[Items listed in a dataset]
= Beginning of Section =
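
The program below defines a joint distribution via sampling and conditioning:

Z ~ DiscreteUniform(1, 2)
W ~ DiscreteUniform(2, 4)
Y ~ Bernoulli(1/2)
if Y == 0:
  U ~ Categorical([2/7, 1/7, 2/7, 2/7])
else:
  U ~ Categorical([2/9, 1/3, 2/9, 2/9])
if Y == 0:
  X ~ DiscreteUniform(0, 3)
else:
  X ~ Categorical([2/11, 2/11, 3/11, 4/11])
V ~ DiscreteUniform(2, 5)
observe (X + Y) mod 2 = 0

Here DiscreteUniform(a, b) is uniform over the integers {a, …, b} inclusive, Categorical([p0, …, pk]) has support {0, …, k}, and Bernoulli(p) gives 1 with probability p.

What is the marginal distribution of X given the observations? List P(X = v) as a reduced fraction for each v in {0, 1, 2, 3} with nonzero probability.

P(X=0) = 11/46, P(X=1) = 4/23, P(X=2) = 11/46, P(X=3) = 8/23

Enumerate traces; 384 have nonzero weight after conditioning:
  (Z=1, W=2, Y=0, U=0, X=0, V=2) weight 1/672
  (Z=1, W=2, Y=0, U=0, X=0, V=3) weight 1/672
  (Z=1, W=2, Y=0, U=0, X=0, V=4) weight 1/672
  (Z=1, W=2, Y=0, U=0, X=0, V=5) weight 1/672
  (Z=1, W=2, Y=0, U=0, X=2, V=2) weight 1/672
  (Z=1, W=2, Y=0, U=0, X=2, V=3) weight 1/672
  (Z=1, W=2, Y=0, U=0, X=2, V=4) weight 1/672
  (Z=1, W=2, Y=0, U=0, X=2, V=5) weight 1/672
  (Z=1, W=2, Y=1, U=0, X=1, V=2) weight 1/1188
  (Z=1, W=2, Y=1, U=0, X=3, V=2) weight 1/594
  … 374 more
Group by X:
  weight(X=0) = 1/8
  weight(X=1) = 1/11
  weight(X=2) = 1/8
  weight(X=3) = 2/11
Total weight = 1/8 + 1/11 + 1/8 + 2/11 = 23/44
P(X=0 | obs) = 1/8 / 23/44 = 11/46
P(X=1 | obs) = 1/11 / 23/44 = 4/23
P(X=2 | obs) = 1/8 / 23/44 = 11/46
P(X=3 | obs) = 2/11 / 23/44 = 8/23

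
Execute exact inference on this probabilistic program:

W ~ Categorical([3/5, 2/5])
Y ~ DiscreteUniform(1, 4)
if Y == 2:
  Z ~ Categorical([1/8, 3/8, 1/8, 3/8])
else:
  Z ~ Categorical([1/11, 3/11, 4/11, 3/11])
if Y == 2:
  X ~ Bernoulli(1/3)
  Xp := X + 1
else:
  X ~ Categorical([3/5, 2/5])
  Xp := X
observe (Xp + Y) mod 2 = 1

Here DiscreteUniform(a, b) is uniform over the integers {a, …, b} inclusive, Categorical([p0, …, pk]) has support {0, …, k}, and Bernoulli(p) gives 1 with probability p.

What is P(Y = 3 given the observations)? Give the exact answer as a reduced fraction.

Enumerate traces; 32 have nonzero weight after conditioning:
  (W=0, Y=1, Z=0, X=0) weight 9/1100
  (W=0, Y=1, Z=1, X=0) weight 27/1100
  (W=0, Y=1, Z=2, X=0) weight 9/275
  (W=0, Y=1, Z=3, X=0) weight 27/1100
  (W=0, Y=2, Z=0, X=0) weight 1/80
  (W=0, Y=2, Z=1, X=0) weight 3/80
  (W=0, Y=2, Z=2, X=0) weight 1/80
  (W=0, Y=2, Z=3, X=0) weight 3/80
  (W=0, Y=3, Z=0, X=0) weight 9/1100
  (W=0, Y=4, Z=0, X=1) weight 3/550
  … 22 more
Group by Y:
  weight(Y=1) = 3/20
  weight(Y=2) = 1/6
  weight(Y=3) = 3/20
  weight(Y=4) = 1/10
Total weight = 3/20 + 1/6 + 3/20 + 1/10 = 17/30
P(Y=1 | obs) = 3/20 / 17/30 = 9/34
P(Y=2 | obs) = 1/6 / 17/30 = 5/17
P(Y=3 | obs) = 3/20 / 17/30 = 9/34
P(Y=4 | obs) = 1/10 / 17/30 = 3/17

P(Y = 3 | obs) = 9/34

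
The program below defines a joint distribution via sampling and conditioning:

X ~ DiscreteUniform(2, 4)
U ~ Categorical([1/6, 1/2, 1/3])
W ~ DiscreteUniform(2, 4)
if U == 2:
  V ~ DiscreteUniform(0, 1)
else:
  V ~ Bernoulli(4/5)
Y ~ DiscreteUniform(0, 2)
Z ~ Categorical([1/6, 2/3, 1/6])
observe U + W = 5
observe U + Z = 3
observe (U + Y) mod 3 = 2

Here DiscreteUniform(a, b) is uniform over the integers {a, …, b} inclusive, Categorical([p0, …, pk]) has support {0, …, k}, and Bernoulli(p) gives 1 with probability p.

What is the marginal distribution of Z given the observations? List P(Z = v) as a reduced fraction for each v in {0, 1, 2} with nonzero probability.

Enumerate traces; 12 have nonzero weight after conditioning:
  (X=2, U=1, W=4, V=0, Y=1, Z=2) weight 1/1620
  (X=2, U=1, W=4, V=1, Y=1, Z=2) weight 1/405
  (X=2, U=2, W=3, V=0, Y=0, Z=1) weight 1/243
  (X=2, U=2, W=3, V=1, Y=0, Z=1) weight 1/243
  (X=3, U=1, W=4, V=0, Y=1, Z=2) weight 1/1620
  (X=3, U=1, W=4, V=1, Y=1, Z=2) weight 1/405
  (X=3, U=2, W=3, V=0, Y=0, Z=1) weight 1/243
  (X=3, U=2, W=3, V=1, Y=0, Z=1) weight 1/243
  … 4 more
Group by Z:
  weight(Z=1) = 2/81
  weight(Z=2) = 1/108
Total weight = 2/81 + 1/108 = 11/324
P(Z=1 | obs) = 2/81 / 11/324 = 8/11
P(Z=2 | obs) = 1/108 / 11/324 = 3/11

P(Z=1) = 8/11, P(Z=2) = 3/11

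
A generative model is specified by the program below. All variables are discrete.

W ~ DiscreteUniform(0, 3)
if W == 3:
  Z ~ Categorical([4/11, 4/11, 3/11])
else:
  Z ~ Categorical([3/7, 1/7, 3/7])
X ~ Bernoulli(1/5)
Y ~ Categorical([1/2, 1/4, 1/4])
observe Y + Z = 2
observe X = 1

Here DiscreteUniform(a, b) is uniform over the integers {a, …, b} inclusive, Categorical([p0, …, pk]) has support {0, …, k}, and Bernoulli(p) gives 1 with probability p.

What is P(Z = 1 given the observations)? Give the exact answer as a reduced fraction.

Enumerate traces; 12 have nonzero weight after conditioning:
  (W=0, Z=0, X=1, Y=2) weight 3/560
  (W=0, Z=1, X=1, Y=1) weight 1/560
  (W=0, Z=2, X=1, Y=0) weight 3/280
  (W=1, Z=0, X=1, Y=2) weight 3/560
  (W=1, Z=1, X=1, Y=1) weight 1/560
  (W=1, Z=2, X=1, Y=0) weight 3/280
  (W=2, Z=0, X=1, Y=2) weight 3/560
  (W=2, Z=1, X=1, Y=1) weight 1/560
  … 4 more
Group by Z:
  weight(Z=0) = 127/6160
  weight(Z=1) = 61/6160
  weight(Z=2) = 3/77
Total weight = 127/6160 + 61/6160 + 3/77 = 107/1540
P(Z=0 | obs) = 127/6160 / 107/1540 = 127/428
P(Z=1 | obs) = 61/6160 / 107/1540 = 61/428
P(Z=2 | obs) = 3/77 / 107/1540 = 60/107

P(Z = 1 | obs) = 61/428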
= End of Section =
• What you have to do: Give all of the entries again, exactly.

• Solution to this exercise:
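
The program below defines a joint distribution via sampling and conditioning:

Z ~ DiscreteUniform(1, 2)
W ~ DiscreteUniform(2, 4)
Y ~ Bernoulli(1/2)
if Y == 0:
  U ~ Categorical([2/7, 1/7, 2/7, 2/7])
else:
  U ~ Categorical([2/9, 1/3, 2/9, 2/9])
if Y == 0:
  X ~ DiscreteUniform(0, 3)
else:
  X ~ Categorical([2/11, 2/11, 3/11, 4/11])
V ~ DiscreteUniform(2, 5)
observe (X + Y) mod 2 = 0

Here DiscreteUniform(a, b) is uniform over the integers {a, …, b} inclusive, Categorical([p0, …, pk]) has support {0, …, k}, and Bernoulli(p) gives 1 with probability p.

What is the marginal distribution of X given the observations? List P(X = v) as a reduced fraction for each v in {0, 1, 2, 3} with nonzero probability.

P(X=0) = 11/46, P(X=1) = 4/23, P(X=2) = 11/46, P(X=3) = 8/23

Enumerate traces; 384 have nonzero weight after conditioning:
  (Z=1, W=2, Y=0, U=0, X=0, V=2) weight 1/672
  (Z=1, W=2, Y=0, U=0, X=0, V=3) weight 1/672
  (Z=1, W=2, Y=0, U=0, X=0, V=4) weight 1/672
  (Z=1, W=2, Y=0, U=0, X=0, V=5) weight 1/672
  (Z=1, W=2, Y=0, U=0, X=2, V=2) weight 1/672
  (Z=1, W=2, Y=0, U=0, X=2, V=3) weight 1/672
  (Z=1, W=2, Y=0, U=0, X=2, V=4) weight 1/672
  (Z=1, W=2, Y=0, U=0, X=2, V=5) weight 1/672
  (Z=1, W=2, Y=1, U=0, X=1, V=2) weight 1/1188
  (Z=1, W=2, Y=1, U=0, X=3, V=2) weight 1/594
  … 374 more
Group by X:
  weight(X=0) = 1/8
  weight(X=1) = 1/11
  weight(X=2) = 1/8
  weight(X=3) = 2/11
Total weight = 1/8 + 1/11 + 1/8 + 2/11 = 23/44
P(X=0 | obs) = 1/8 / 23/44 = 11/46
P(X=1 | obs) = 1/11 / 23/44 = 4/23
P(X=2 | obs) = 1/8 / 23/44 = 11/46
P(X=3 | obs) = 2/11 / 23/44 = 8/23

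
Execute exact inference on this probabilistic program:

W ~ Categorical([3/5, 2/5])
Y ~ DiscreteUniform(1, 4)
if Y == 2:
  Z ~ Categorical([1/8, 3/8, 1/8, 3/8])
else:
  Z ~ Categorical([1/11, 3/11, 4/11, 3/11])
if Y == 2:
  X ~ Bernoulli(1/3)
  Xp := X + 1
else:
  X ~ Categorical([3/5, 2/5])
  Xp := X
observe (Xp + Y) mod 2 = 1

Here DiscreteUniform(a, b) is uniform over the integers {a, …, b} inclusive, Categorical([p0, …, pk]) has support {0, …, k}, and Bernoulli(p) gives 1 with probability p.

What is P(Y = 3 given the observations)? Give the exact answer as a reduced fraction.

Enumerate traces; 32 have nonzero weight after conditioning:
  (W=0, Y=1, Z=0, X=0) weight 9/1100
  (W=0, Y=1, Z=1, X=0) weight 27/1100
  (W=0, Y=1, Z=2, X=0) weight 9/275
  (W=0, Y=1, Z=3, X=0) weight 27/1100
  (W=0, Y=2, Z=0, X=0) weight 1/80
  (W=0, Y=2, Z=1, X=0) weight 3/80
  (W=0, Y=2, Z=2, X=0) weight 1/80
  (W=0, Y=2, Z=3, X=0) weight 3/80
  (W=0, Y=3, Z=0, X=0) weight 9/1100
  (W=0, Y=4, Z=0, X=1) weight 3/550
  … 22 more
Group by Y:
  weight(Y=1) = 3/20
  weight(Y=2) = 1/6
  weight(Y=3) = 3/20
  weight(Y=4) = 1/10
Total weight = 3/20 + 1/6 + 3/20 + 1/10 = 17/30
P(Y=1 | obs) = 3/20 / 17/30 = 9/34
P(Y=2 | obs) = 1/6 / 17/30 = 5/17
P(Y=3 | obs) = 3/20 / 17/30 = 9/34
P(Y=4 | obs) = 1/10 / 17/30 = 3/17

P(Y = 3 | obs) = 9/34

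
The program below defines a joint distribution via sampling and conditioning:

X ~ DiscreteUniform(2, 4)
U ~ Categorical([1/6, 1/2, 1/3])
W ~ DiscreteUniform(2, 4)
if U == 2:
  V ~ DiscreteUniform(0, 1)
else:
  V ~ Bernoulli(4/5)
Y ~ DiscreteUniform(0, 2)
Z ~ Categorical([1/6, 2/3, 1/6])
observe U + W = 5
observe U + Z = 3
observe (U + Y) mod 3 = 2

Here DiscreteUniform(a, b) is uniform over the integers {a, …, b} inclusive, Categorical([p0, …, pk]) has support {0, …, k}, and Bernoulli(p) gives 1 with probability p.

What is the marginal distribution of Z given the observations? List P(Z = v) as a reduced fraction for each v in {0, 1, 2} with nonzero probability.

Enumerate traces; 12 have nonzero weight after conditioning:
  (X=2, U=1, W=4, V=0, Y=1, Z=2) weight 1/1620
  (X=2, U=1, W=4, V=1, Y=1, Z=2) weight 1/405
  (X=2, U=2, W=3, V=0, Y=0, Z=1) weight 1/243
  (X=2, U=2, W=3, V=1, Y=0, Z=1) weight 1/243
  (X=3, U=1, W=4, V=0, Y=1, Z=2) weight 1/1620
  (X=3, U=1, W=4, V=1, Y=1, Z=2) weight 1/405
  (X=3, U=2, W=3, V=0, Y=0, Z=1) weight 1/243
  (X=3, U=2, W=3, V=1, Y=0, Z=1) weight 1/243
  … 4 more
Group by Z:
  weight(Z=1) = 2/81
  weight(Z=2) = 1/108
Total weight = 2/81 + 1/108 = 11/324
P(Z=1 | obs) = 2/81 / 11/324 = 8/11
P(Z=2 | obs) = 1/108 / 11/324 = 3/11

P(Z=1) = 8/11, P(Z=2) = 3/11

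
A generative model is specified by the program below. All variables are discrete.

W ~ DiscreteUniform(0, 3)
if W == 3:
  Z ~ Categorical([4/11, 4/11, 3/11])
else:
  Z ~ Categorical([3/7, 1/7, 3/7])
X ~ Bernoulli(1/5)
Y ~ Categorical([1/2, 1/4, 1/4])
observe Y + Z = 2
observe X = 1

Here DiscreteUniform(a, b) is uniform over the integers {a, …, b} inclusive, Categorical([p0, …, pk]) has support {0, …, k}, and Bernoulli(p) gives 1 with probability p.

What is P(Z = 1 given the observations)? Give the exact answer as a reduced fraction.

Enumerate traces; 12 have nonzero weight after conditioning:
  (W=0, Z=0, X=1, Y=2) weight 3/560
  (W=0, Z=1, X=1, Y=1) weight 1/560
  (W=0, Z=2, X=1, Y=0) weight 3/280
  (W=1, Z=0, X=1, Y=2) weight 3/560
  (W=1, Z=1, X=1, Y=1) weight 1/560
  (W=1, Z=2, X=1, Y=0) weight 3/280
  (W=2, Z=0, X=1, Y=2) weight 3/560
  (W=2, Z=1, X=1, Y=1) weight 1/560
  … 4 more
Group by Z:
  weight(Z=0) = 127/6160
  weight(Z=1) = 61/6160
  weight(Z=2) = 3/77
Total weight = 127/6160 + 61/6160 + 3/77 = 107/1540
P(Z=0 | obs) = 127/6160 / 107/1540 = 127/428
P(Z=1 | obs) = 61/6160 / 107/1540 = 61/428
P(Z=2 | obs) = 3/77 / 107/1540 = 60/107

P(Z = 1 | obs) = 61/428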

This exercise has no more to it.